Source records:
*** Begin section ***
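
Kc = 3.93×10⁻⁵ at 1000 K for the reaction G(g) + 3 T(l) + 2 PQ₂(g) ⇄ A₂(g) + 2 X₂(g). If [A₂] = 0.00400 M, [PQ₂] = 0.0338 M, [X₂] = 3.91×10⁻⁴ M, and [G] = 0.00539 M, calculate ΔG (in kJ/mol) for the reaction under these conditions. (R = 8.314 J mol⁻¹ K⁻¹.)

(T is a pure liquid — omitted from Qc.)
Qc = [A₂]·[X₂]² / ([G]·[PQ₂]²) = (0.00400)·(3.91×10⁻⁴)² / ((0.00539)·(0.0338)²) = 9.93×10⁻⁵
ΔG = RT ln(Qc/Kc) = (8.314 J mol⁻¹ K⁻¹)(1000 K) × ln(9.93×10⁻⁵/3.93×10⁻⁵)
   = (8.314 kJ/mol)(0.9269) = 7.71 kJ/mol
ΔG > 0, so the forward reaction is non-spontaneous (proceeds in reverse).

ΔG = 7.71 kJ/mol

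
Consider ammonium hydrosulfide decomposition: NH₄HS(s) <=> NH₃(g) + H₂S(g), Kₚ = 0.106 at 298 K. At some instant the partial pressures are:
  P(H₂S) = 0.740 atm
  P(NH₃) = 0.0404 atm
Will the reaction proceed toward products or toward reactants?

forward (toward products)

(NH₄HS is a pure solid — omitted from Qₚ.)
Qₚ = P(NH₃)·P(H₂S) = (0.0404)·(0.740) = 0.0299
Qₚ = 0.0299 < Kₚ = 0.106, so the forward reaction proceeds.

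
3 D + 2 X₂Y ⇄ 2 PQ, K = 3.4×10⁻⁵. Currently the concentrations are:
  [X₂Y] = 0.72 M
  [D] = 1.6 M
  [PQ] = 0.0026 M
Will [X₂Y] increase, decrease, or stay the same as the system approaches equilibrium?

decrease

Q = [PQ]² / ([D]³·[X₂Y]²) = (0.0026)² / ((1.6)³·(0.72)²) = 3.2×10⁻⁶
Q = 3.2×10⁻⁶ < K = 3.4×10⁻⁵: net forward reaction.
X₂Y is a reactant, so it decreases.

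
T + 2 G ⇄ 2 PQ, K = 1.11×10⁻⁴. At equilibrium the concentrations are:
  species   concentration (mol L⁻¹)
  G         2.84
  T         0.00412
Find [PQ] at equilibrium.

At equilibrium, K = [PQ]² / ([T]·[G]²) = 1.11×10⁻⁴.
([PQ])² / ((0.00412)·(2.84)²) = 1.11×10⁻⁴
[PQ]² = 3.69×10⁻⁶ ⇒ [PQ] = 0.00192 mol L⁻¹

[PQ] = 0.00192 mol L⁻¹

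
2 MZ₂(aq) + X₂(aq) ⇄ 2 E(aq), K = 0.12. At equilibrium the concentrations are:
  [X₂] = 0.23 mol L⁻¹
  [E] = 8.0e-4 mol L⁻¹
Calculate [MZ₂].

At equilibrium, K = [E]² / ([MZ₂]²·[X₂]) = 0.12.
(8.0e-4)² / (([MZ₂])²·(0.23)) = 0.12
[MZ₂]² = 2.32e-5 ⇒ [MZ₂] = 0.0048 mol L⁻¹

[MZ₂] = 0.0048 mol L⁻¹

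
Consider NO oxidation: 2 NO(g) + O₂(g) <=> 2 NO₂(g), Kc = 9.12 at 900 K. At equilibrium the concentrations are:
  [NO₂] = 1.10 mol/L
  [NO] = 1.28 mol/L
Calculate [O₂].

At equilibrium, Kc = [NO₂]² / ([NO]²·[O₂]) = 9.12.
(1.10)² / ((1.28)²·([O₂])) = 9.12
[O₂] = 0.0810 mol/L

[O₂] = 0.0810 mol/L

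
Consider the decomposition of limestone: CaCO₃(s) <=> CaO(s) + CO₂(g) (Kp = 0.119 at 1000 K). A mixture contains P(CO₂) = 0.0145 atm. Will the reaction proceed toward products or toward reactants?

(CaCO₃, CaO are pure solids — omitted from Qp.)
Qp = P(CO₂) = 0.0145
Qp = 0.0145 < Kp = 0.119, so the forward reaction proceeds.

in the forward direction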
*** End section ***
Exercise aim:
Where a line of the records holds the word "concentrations", copy that line.

Task answer:
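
3 D + 2 X₂Y ⇄ 2 PQ, K = 3.4×10⁻⁵. Currently the concentrations are:
T + 2 G ⇄ 2 PQ, K = 1.11×10⁻⁴. At equilibrium the concentrations are:
2 MZ₂(aq) + X₂(aq) ⇄ 2 E(aq), K = 0.12. At equilibrium the concentrations are:
Consider NO oxidation: 2 NO(g) + O₂(g) <=> 2 NO₂(g), Kc = 9.12 at 900 K. At equilibrium the concentrations are: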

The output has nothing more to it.